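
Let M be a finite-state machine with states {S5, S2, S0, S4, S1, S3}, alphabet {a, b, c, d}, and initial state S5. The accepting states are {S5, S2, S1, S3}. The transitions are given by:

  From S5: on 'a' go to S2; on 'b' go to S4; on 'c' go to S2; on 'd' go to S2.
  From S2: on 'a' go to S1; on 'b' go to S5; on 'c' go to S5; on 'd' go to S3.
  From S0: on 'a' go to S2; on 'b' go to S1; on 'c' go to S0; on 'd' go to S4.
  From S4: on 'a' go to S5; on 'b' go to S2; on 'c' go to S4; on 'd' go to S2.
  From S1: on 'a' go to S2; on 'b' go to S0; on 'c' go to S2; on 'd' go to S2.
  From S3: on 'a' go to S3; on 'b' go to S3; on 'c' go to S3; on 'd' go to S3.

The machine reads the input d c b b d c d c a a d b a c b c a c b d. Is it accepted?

Yes

start at S5
read 'd': S5 → S2
read 'c': S2 → S5
read 'b': S5 → S4
read 'b': S4 → S2
read 'd': S2 → S3
read 'c': S3 → S3
read 'd': S3 → S3
read 'c': S3 → S3
read 'a': S3 → S3
read 'a': S3 → S3
read 'd': S3 → S3
read 'b': S3 → S3
read 'a': S3 → S3
read 'c': S3 → S3
read 'b': S3 → S3
read 'c': S3 → S3
read 'a': S3 → S3
read 'c': S3 → S3
read 'b': S3 → S3
read 'd': S3 → S3
End state S3 is accepting.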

..............................

EXERCISE GOAL → All of the material must be written out again without any change.

RESULT OF THE TASK →
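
Let M be a finite-state machine with states {S5, S2, S0, S4, S1, S3}, alphabet {a, b, c, d}, and initial state S5. The accepting states are {S5, S2, S1, S3}. The transitions are given by:

  From S5: on 'a' go to S2; on 'b' go to S4; on 'c' go to S2; on 'd' go to S2.
  From S2: on 'a' go to S1; on 'b' go to S5; on 'c' go to S5; on 'd' go to S3.
  From S0: on 'a' go to S2; on 'b' go to S1; on 'c' go to S0; on 'd' go to S4.
  From S4: on 'a' go to S5; on 'b' go to S2; on 'c' go to S4; on 'd' go to S2.
  From S1: on 'a' go to S2; on 'b' go to S0; on 'c' go to S2; on 'd' go to S2.
  From S3: on 'a' go to S3; on 'b' go to S3; on 'c' go to S3; on 'd' go to S3.

The machine reads the input d c b b d c d c a a d b a c b c a c b d. Is it accepted?

Yes

start at S5
read 'd': S5 → S2
read 'c': S2 → S5
read 'b': S5 → S4
read 'b': S4 → S2
read 'd': S2 → S3
read 'c': S3 → S3
read 'd': S3 → S3
read 'c': S3 → S3
read 'a': S3 → S3
read 'a': S3 → S3
read 'd': S3 → S3
read 'b': S3 → S3
read 'a': S3 → S3
read 'c': S3 → S3
read 'b': S3 → S3
read 'c': S3 → S3
read 'a': S3 → S3
read 'c': S3 → S3
read 'b': S3 → S3
read 'd': S3 → S3
End state S3 is accepting.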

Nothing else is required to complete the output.